* [PROBLEM TO WORK ON] Where the string "Ignore" occurs in the material below, report the whole line.

* [INFORMATION SHOWN]
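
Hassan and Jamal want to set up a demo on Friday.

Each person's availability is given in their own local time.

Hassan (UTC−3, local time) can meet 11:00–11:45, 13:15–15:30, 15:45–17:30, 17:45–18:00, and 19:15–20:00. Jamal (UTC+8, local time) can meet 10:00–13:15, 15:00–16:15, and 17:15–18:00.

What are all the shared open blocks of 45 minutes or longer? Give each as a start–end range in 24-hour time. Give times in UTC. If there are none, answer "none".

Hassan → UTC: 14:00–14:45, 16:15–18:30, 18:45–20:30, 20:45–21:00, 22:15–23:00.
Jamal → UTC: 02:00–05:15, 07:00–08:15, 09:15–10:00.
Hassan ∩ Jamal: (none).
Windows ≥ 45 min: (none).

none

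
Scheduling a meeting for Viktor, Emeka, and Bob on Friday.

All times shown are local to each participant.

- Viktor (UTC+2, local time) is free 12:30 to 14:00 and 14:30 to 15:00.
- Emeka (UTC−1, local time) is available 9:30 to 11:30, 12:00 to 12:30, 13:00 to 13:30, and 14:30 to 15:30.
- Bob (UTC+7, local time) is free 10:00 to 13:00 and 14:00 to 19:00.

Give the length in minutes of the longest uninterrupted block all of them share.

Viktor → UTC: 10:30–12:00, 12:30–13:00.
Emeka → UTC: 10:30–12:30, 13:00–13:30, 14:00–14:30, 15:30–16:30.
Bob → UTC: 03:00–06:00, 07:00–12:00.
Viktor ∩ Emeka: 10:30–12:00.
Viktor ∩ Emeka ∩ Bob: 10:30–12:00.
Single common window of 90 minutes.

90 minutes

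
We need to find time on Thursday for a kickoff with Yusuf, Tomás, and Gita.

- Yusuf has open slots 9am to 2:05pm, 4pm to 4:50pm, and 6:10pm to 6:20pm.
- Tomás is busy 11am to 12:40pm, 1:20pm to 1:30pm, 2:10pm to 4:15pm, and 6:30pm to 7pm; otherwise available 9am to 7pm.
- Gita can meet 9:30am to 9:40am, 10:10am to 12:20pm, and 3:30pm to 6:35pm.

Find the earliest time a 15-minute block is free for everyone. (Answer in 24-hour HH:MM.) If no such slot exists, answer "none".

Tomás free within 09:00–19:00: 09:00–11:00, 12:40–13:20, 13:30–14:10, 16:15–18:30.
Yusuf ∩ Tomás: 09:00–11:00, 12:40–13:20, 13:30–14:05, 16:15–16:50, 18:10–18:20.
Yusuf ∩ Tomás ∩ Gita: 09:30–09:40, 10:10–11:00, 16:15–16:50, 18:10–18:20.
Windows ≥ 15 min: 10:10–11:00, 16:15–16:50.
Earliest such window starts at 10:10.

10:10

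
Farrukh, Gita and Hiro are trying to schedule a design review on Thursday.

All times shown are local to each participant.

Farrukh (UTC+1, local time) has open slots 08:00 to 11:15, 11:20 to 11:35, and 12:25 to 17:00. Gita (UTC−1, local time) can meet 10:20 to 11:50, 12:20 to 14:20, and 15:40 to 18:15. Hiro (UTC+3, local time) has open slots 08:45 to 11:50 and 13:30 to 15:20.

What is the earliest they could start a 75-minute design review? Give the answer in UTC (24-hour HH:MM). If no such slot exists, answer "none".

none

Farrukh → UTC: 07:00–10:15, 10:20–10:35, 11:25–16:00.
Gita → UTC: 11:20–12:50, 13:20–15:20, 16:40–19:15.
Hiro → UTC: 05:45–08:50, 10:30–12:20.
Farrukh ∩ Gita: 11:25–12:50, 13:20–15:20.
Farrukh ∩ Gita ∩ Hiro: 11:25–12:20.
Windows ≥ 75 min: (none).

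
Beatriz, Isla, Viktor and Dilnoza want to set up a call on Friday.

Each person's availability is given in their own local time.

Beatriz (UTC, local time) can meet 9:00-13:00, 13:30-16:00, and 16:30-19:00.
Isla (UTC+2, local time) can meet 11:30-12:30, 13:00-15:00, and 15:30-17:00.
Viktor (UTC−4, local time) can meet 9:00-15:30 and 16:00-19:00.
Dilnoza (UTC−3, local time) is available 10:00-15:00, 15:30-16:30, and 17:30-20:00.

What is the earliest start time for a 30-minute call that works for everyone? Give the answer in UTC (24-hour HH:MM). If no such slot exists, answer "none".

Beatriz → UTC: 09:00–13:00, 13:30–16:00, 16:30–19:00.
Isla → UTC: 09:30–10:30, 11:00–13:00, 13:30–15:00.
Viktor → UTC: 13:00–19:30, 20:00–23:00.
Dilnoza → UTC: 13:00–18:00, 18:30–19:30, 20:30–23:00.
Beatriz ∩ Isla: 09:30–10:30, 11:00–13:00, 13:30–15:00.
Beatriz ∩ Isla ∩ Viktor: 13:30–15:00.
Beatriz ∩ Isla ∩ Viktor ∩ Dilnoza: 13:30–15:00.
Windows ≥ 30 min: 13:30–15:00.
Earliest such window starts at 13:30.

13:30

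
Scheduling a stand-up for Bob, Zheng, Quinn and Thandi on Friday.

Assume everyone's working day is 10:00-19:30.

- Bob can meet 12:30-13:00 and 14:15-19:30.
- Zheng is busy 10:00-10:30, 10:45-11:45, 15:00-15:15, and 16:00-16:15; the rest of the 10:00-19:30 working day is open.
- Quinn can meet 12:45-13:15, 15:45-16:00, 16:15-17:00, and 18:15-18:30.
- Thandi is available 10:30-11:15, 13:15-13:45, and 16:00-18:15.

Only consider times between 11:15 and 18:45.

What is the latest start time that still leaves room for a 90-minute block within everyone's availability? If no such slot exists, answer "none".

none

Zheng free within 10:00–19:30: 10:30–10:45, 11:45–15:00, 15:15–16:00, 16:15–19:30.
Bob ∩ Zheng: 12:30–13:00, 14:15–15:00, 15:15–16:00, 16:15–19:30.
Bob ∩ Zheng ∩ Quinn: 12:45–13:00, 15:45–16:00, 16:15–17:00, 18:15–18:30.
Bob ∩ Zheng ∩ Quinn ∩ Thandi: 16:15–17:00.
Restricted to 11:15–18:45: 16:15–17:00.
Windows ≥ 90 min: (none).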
==
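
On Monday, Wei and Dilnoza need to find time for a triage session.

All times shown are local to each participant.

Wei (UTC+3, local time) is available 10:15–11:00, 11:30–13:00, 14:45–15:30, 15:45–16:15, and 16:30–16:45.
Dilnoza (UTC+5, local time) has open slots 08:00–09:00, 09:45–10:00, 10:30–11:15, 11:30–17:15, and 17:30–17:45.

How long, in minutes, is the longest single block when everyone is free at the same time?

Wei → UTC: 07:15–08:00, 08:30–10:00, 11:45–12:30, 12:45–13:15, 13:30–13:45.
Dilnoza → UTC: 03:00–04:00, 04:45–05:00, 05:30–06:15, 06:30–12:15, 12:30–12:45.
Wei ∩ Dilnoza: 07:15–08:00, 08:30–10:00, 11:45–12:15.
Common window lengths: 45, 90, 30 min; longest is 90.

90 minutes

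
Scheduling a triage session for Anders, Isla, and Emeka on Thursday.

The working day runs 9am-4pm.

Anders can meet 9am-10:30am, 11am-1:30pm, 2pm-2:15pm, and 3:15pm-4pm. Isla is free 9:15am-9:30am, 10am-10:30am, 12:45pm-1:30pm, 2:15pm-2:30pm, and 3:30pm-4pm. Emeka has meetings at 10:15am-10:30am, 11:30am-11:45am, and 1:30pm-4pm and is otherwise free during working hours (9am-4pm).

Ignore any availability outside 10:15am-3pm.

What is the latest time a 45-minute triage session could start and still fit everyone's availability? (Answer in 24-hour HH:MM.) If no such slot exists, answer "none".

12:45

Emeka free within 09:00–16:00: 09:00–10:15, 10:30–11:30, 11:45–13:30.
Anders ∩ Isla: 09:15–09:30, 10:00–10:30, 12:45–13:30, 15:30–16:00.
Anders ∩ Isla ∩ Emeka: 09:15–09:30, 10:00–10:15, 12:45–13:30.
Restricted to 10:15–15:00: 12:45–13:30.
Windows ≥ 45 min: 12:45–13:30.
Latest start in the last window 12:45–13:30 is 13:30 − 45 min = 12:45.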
* * *
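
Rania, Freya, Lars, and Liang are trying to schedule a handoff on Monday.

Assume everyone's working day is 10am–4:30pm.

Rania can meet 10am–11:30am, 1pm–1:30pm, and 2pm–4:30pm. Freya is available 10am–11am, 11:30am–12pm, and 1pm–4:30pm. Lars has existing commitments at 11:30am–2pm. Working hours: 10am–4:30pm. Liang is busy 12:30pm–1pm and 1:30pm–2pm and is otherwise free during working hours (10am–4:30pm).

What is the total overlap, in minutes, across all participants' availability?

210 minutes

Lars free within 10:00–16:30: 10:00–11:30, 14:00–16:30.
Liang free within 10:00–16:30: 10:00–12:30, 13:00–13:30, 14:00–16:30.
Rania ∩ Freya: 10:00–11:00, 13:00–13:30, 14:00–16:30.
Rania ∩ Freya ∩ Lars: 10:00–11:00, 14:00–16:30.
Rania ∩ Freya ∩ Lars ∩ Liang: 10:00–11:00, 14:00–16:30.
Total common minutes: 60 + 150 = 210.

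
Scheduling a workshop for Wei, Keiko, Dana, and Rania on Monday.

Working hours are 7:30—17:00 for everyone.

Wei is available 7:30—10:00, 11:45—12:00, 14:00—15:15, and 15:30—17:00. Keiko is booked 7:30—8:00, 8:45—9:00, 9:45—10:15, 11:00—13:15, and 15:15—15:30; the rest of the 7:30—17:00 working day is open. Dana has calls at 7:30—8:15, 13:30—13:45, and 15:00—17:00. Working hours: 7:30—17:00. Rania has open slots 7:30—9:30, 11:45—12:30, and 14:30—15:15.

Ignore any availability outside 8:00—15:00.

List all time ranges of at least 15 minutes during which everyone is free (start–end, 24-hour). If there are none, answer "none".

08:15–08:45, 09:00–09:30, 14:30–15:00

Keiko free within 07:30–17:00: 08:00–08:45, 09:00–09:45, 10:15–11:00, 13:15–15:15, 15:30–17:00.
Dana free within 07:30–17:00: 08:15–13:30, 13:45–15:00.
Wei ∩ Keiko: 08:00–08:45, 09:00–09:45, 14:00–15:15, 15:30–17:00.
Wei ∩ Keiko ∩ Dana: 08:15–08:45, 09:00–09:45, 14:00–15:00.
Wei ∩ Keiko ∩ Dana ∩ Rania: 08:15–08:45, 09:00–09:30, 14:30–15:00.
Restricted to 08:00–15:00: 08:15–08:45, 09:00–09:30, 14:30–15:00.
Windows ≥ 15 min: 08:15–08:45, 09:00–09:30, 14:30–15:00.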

* [EXERCISE RESPONSE]
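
Ignore any availability outside 10:15am-3pm.
Ignore any availability outside 8:00—15:00.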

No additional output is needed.